-- Exercise inputs follows --

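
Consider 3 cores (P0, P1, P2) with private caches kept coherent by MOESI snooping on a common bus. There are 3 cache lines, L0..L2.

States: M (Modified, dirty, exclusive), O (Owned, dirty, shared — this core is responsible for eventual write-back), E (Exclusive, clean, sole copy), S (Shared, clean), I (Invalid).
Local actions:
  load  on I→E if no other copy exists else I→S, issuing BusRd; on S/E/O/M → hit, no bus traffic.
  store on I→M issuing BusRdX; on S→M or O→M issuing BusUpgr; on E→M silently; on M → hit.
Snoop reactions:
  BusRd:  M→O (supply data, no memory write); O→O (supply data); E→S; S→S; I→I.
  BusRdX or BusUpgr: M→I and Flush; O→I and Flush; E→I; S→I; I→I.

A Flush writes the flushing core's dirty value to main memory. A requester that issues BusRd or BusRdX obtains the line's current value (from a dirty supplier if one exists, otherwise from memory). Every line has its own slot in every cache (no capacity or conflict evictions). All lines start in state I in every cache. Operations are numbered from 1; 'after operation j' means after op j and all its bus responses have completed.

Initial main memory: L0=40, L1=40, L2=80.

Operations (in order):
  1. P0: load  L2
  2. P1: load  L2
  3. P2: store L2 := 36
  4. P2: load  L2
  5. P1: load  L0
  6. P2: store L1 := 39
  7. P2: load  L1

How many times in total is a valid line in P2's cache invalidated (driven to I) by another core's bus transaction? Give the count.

step 1: P0: load  L2  ⟶  EII  (L2)  txn=BusRd  M[L2]=80
step 2: P1: load  L2  ⟶  SSI  (L2)  txn=BusRd  M[L2]=80
step 3: P2: store L2 := 36  ⟶  IIM  (L2)  txn=BusRdX  M[L2]=80
step 4: P2: load  L2  ⟶  IIM  (L2)  txn=∅  M[L2]=80
step 5: P1: load  L0  ⟶  IEI  (L0)  txn=BusRd  M[L0]=40
step 6: P2: store L1 := 39  ⟶  IIM  (L1)  txn=BusRdX  M[L1]=40
step 7: P2: load  L1  ⟶  IIM  (L1)  txn=∅  M[L1]=40

invalidations = 0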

-- Exercise inputs concluded --

## Directions
Reproduce the records in full, exactly as written.

## Exercise response
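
Consider 3 cores (P0, P1, P2) with private caches kept coherent by MOESI snooping on a common bus. There are 3 cache lines, L0..L2.

States: M (Modified, dirty, exclusive), O (Owned, dirty, shared — this core is responsible for eventual write-back), E (Exclusive, clean, sole copy), S (Shared, clean), I (Invalid).
Local actions:
  load  on I→E if no other copy exists else I→S, issuing BusRd; on S/E/O/M → hit, no bus traffic.
  store on I→M issuing BusRdX; on S→M or O→M issuing BusUpgr; on E→M silently; on M → hit.
Snoop reactions:
  BusRd:  M→O (supply data, no memory write); O→O (supply data); E→S; S→S; I→I.
  BusRdX or BusUpgr: M→I and Flush; O→I and Flush; E→I; S→I; I→I.

A Flush writes the flushing core's dirty value to main memory. A requester that issues BusRd or BusRdX obtains the line's current value (from a dirty supplier if one exists, otherwise from memory). Every line has its own slot in every cache (no capacity or conflict evictions). All lines start in state I in every cache. Operations are numbered from 1; 'after operation j' means after op j and all its bus responses have completed.

Initial main memory: L0=40, L1=40, L2=80.

Operations (in order):
  1. P0: load  L2
  2. P1: load  L2
  3. P2: store L2 := 36
  4. P2: load  L2
  5. P1: load  L0
  6. P2: store L1 := 39
  7. P2: load  L1

How many times in total is a valid line in P2's cache invalidated (driven to I) by another core's bus transaction? Give the count.

step 1: P0: load  L2  ⟶  EII  (L2)  txn=BusRd  M[L2]=80
step 2: P1: load  L2  ⟶  SSI  (L2)  txn=BusRd  M[L2]=80
step 3: P2: store L2 := 36  ⟶  IIM  (L2)  txn=BusRdX  M[L2]=80
step 4: P2: load  L2  ⟶  IIM  (L2)  txn=∅  M[L2]=80
step 5: P1: load  L0  ⟶  IEI  (L0)  txn=BusRd  M[L0]=40
step 6: P2: store L1 := 39  ⟶  IIM  (L1)  txn=BusRdX  M[L1]=40
step 7: P2: load  L1  ⟶  IIM  (L1)  txn=∅  M[L1]=40

invalidations = 0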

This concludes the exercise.